*** Begin section ***
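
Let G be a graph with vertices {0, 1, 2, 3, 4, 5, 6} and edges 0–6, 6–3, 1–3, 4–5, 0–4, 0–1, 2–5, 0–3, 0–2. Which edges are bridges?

none

The edges on the cycle 0-1-3-0 are not bridges since each lies on that cycle.
Every edge lies on some cycle, so there are no bridges.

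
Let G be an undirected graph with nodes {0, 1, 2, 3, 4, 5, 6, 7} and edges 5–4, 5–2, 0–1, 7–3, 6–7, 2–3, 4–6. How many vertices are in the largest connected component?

Starting from 0 we can reach 0, 1. That is one component of size 2.
Starting from 2 we can reach 2, 3, 4, 5, 6, 7. That is one component of size 6.
The largest has 6 vertices.

6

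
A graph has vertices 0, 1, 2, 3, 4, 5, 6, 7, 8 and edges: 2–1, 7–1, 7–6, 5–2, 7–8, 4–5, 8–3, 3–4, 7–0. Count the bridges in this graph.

2

The edges on the cycle 7-8-3-4-5-2-1-7 are not bridges since each lies on that cycle.
But removing 7–0 disconnects 7 from 0; removing 7–6 disconnects 7 from 6 — these are bridges.
That makes 2 bridges.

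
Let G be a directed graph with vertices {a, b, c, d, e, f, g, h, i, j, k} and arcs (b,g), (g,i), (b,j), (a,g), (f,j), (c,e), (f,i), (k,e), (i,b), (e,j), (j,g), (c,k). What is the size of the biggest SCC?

{b, g, i, j} are all mutually reachable — one SCC of size 4.
{k} is an SCC by itself.
{h} is an SCC by itself.
{a} is an SCC by itself.
{e} is an SCC by itself.
(and 3 more singleton SCCs)
The largest has 4 vertices.

4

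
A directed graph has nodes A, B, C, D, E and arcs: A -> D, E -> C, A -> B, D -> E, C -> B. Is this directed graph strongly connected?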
*** End section ***
* _TASK PROMPT_:
Output all of the data again. Match it exactly.

* _WRITTEN ANSWER_:
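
Let G be a graph with vertices {0, 1, 2, 3, 4, 5, 6} and edges 0–6, 6–3, 1–3, 4–5, 0–4, 0–1, 2–5, 0–3, 0–2. Which edges are bridges?

none

The edges on the cycle 0-1-3-0 are not bridges since each lies on that cycle.
Every edge lies on some cycle, so there are no bridges.

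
Let G be an undirected graph with nodes {0, 1, 2, 3, 4, 5, 6, 7} and edges 5–4, 5–2, 0–1, 7–3, 6–7, 2–3, 4–6. How many vertices are in the largest connected component?

Starting from 0 we can reach 0, 1. That is one component of size 2.
Starting from 2 we can reach 2, 3, 4, 5, 6, 7. That is one component of size 6.
The largest has 6 vertices.

6

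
A graph has vertices 0, 1, 2, 3, 4, 5, 6, 7, 8 and edges: 2–1, 7–1, 7–6, 5–2, 7–8, 4–5, 8–3, 3–4, 7–0. Count the bridges in this graph.

2

The edges on the cycle 7-8-3-4-5-2-1-7 are not bridges since each lies on that cycle.
But removing 7–0 disconnects 7 from 0; removing 7–6 disconnects 7 from 6 — these are bridges.
That makes 2 bridges.

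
Let G be a directed graph with vertices {a, b, c, d, e, f, g, h, i, j, k} and arcs (b,g), (g,i), (b,j), (a,g), (f,j), (c,e), (f,i), (k,e), (i,b), (e,j), (j,g), (c,k). What is the size of the biggest SCC?

{b, g, i, j} are all mutually reachable — one SCC of size 4.
{k} is an SCC by itself.
{h} is an SCC by itself.
{a} is an SCC by itself.
{e} is an SCC by itself.
(and 3 more singleton SCCs)
The largest has 4 vertices.

4

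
A directed graph has nodes A, B, C, D, E and arcs: A -> D, E -> C, A -> B, D -> E, C -> B. Is this directed graph strongly connected?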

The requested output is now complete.